[Task prompt]: Only the stretch of the listing below that runs from the line with "For a gap h" through the line with "Given independent uncertainty" is to be printed, exactly and with both ends.
══ Provided material
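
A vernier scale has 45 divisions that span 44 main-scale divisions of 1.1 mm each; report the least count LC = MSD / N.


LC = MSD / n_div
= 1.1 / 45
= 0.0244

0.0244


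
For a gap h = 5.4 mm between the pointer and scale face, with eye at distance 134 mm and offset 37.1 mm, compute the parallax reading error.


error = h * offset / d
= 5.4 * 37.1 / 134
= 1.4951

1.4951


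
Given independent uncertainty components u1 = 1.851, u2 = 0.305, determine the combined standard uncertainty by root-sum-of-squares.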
════
══ Provided material
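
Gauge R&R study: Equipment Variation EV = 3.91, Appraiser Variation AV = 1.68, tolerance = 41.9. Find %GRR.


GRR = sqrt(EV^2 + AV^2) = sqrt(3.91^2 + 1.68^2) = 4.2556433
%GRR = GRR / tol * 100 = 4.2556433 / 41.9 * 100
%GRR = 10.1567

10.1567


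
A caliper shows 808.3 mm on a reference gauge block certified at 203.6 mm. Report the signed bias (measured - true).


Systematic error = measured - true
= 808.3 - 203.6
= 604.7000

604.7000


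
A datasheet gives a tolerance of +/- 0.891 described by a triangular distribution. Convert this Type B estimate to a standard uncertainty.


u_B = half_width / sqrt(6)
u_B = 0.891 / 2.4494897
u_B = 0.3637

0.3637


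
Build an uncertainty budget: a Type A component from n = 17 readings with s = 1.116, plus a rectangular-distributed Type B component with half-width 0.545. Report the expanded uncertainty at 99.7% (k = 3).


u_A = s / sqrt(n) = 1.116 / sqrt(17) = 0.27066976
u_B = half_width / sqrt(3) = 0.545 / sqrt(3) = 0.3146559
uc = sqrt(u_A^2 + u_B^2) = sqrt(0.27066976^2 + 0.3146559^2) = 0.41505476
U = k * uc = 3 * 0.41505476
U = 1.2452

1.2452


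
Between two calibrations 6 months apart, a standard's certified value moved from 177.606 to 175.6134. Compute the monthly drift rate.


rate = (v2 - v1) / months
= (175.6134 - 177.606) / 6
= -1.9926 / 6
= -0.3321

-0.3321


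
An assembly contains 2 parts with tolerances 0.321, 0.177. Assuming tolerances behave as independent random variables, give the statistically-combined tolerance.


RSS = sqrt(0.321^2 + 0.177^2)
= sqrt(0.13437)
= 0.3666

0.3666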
════
[Task answer]:
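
For a gap h = 5.4 mm between the pointer and scale face, with eye at distance 134 mm and offset 37.1 mm, compute the parallax reading error.


error = h * offset / d
= 5.4 * 37.1 / 134
= 1.4951

1.4951


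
Given independent uncertainty components u1 = 1.851, u2 = 0.305, determine the combined standard uncertainty by root-sum-of-squares.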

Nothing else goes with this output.